YOUR TASK: Using the records below, output the stretch that opens with the line containing "3 sensors are" and closes with the line containing "A circular tarp", exactly and including both lines, with nothing more.
□ □ □ □
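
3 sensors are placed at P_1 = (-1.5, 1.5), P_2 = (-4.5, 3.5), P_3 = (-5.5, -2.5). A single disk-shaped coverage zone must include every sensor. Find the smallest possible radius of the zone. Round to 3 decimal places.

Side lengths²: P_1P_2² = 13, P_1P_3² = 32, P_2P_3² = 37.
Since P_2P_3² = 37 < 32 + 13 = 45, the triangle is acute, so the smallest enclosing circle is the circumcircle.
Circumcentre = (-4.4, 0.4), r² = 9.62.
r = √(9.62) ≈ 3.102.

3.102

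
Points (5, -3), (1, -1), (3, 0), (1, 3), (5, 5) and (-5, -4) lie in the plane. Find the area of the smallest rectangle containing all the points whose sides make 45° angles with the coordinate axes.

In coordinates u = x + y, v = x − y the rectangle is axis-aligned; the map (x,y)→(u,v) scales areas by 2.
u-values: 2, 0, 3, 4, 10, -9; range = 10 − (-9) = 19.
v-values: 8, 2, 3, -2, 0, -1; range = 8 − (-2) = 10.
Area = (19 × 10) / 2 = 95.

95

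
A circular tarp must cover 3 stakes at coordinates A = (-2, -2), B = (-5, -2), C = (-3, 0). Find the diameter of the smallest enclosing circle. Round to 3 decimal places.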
□ □ □ □
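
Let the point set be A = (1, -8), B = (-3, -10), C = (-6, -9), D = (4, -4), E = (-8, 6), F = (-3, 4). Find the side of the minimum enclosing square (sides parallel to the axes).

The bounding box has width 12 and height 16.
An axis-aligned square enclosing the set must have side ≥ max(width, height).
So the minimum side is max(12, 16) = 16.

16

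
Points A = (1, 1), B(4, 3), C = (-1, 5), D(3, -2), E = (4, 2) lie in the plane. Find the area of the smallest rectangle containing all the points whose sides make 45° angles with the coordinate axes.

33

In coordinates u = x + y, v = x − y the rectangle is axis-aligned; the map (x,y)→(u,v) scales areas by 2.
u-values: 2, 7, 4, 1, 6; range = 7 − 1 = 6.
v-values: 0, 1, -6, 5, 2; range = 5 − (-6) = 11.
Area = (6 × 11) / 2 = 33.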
□ □ □ □
TASK SOLUTION:
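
3 sensors are placed at P_1 = (-1.5, 1.5), P_2 = (-4.5, 3.5), P_3 = (-5.5, -2.5). A single disk-shaped coverage zone must include every sensor. Find the smallest possible radius of the zone. Round to 3 decimal places.

Side lengths²: P_1P_2² = 13, P_1P_3² = 32, P_2P_3² = 37.
Since P_2P_3² = 37 < 32 + 13 = 45, the triangle is acute, so the smallest enclosing circle is the circumcircle.
Circumcentre = (-4.4, 0.4), r² = 9.62.
r = √(9.62) ≈ 3.102.

3.102

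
Points (5, -3), (1, -1), (3, 0), (1, 3), (5, 5) and (-5, -4) lie in the plane. Find the area of the smallest rectangle containing all the points whose sides make 45° angles with the coordinate axes.

In coordinates u = x + y, v = x − y the rectangle is axis-aligned; the map (x,y)→(u,v) scales areas by 2.
u-values: 2, 0, 3, 4, 10, -9; range = 10 − (-9) = 19.
v-values: 8, 2, 3, -2, 0, -1; range = 8 − (-2) = 10.
Area = (19 × 10) / 2 = 95.

95

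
A circular tarp must cover 3 stakes at coordinates A = (-2, -2), B = (-5, -2), C = (-3, 0). Find the diameter of the smallest enclosing circle. Round to 3 decimal places.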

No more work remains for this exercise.